**TASK STATEMENT**
Copy, word for word, the lines of the entries below between the one with "4. purple wave card owned by Taro" and the one with "25. purple wave card owned by Taro", inclusive, and leave out everything else.

**DATA EXTRACT**
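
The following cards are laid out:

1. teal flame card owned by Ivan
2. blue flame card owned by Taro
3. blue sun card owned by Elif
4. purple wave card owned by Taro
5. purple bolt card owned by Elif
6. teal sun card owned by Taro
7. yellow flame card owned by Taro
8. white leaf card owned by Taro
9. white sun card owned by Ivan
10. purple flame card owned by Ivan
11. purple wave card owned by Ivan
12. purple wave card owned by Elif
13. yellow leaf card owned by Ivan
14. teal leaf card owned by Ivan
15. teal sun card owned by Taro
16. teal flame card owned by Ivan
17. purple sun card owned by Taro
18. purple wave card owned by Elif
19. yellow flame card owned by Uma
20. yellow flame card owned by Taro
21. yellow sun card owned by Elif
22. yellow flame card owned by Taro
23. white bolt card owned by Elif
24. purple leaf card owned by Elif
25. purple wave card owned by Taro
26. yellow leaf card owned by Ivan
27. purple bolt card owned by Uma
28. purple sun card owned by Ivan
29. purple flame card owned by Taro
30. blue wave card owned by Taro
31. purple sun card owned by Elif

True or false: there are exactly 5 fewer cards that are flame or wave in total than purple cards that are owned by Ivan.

cards that are flame or wave: 15.
purple cards owned by Ivan: 3.
The claim requires 3 − 15 (= -12) to equal 5, which does not hold.

False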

**SOLUTION TO THE PROBLEM**
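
4. purple wave card owned by Taro
5. purple bolt card owned by Elif
6. teal sun card owned by Taro
7. yellow flame card owned by Taro
8. white leaf card owned by Taro
9. white sun card owned by Ivan
10. purple flame card owned by Ivan
11. purple wave card owned by Ivan
12. purple wave card owned by Elif
13. yellow leaf card owned by Ivan
14. teal leaf card owned by Ivan
15. teal sun card owned by Taro
16. teal flame card owned by Ivan
17. purple sun card owned by Taro
18. purple wave card owned by Elif
19. yellow flame card owned by Uma
20. yellow flame card owned by Taro
21. yellow sun card owned by Elif
22. yellow flame card owned by Taro
23. white bolt card owned by Elif
24. purple leaf card owned by Elif
25. purple wave card owned by Taro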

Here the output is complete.